PROMPT: Go through the entries below, tally each line that has the word "Union", and give only the total.

-------- RECORD EXCERPTS

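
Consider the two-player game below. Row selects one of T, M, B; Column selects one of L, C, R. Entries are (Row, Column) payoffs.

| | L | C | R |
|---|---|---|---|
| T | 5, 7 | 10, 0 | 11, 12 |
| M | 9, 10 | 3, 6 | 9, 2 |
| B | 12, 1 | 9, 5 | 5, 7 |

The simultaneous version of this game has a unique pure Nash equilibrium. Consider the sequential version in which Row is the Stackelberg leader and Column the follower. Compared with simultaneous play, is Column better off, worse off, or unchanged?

Backward induction with Row moving first.
- T → Column plays R (best of 7, 0, 12); Row gets 11.
- M → Column plays L (best of 10, 6, 2); Row gets 9.
- B → Column plays R (best of 1, 5, 7); Row gets 5.
Row's induced payoffs are 11, 9, 5, so Row commits to T. Subgame-perfect outcome: (T, R) with payoffs (11, 12).
For the simultaneous game, intersect best replies.
Row's best replies: L→B; C→T; R→T.
Column's best replies: T→R; M→L; B→R.
Only (T, R) has each player best-responding; Nash payoffs (11, 12).
Column earns 12 sequentially versus 12 at the Nash outcome: unchanged.

unchanged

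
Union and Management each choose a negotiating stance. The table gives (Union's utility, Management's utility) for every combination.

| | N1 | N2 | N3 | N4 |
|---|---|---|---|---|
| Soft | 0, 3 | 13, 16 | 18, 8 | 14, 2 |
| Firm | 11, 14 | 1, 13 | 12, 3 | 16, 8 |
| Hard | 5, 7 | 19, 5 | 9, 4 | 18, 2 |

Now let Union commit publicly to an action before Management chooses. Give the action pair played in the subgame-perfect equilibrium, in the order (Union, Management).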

----------------

FINISHED EXERCISE: 2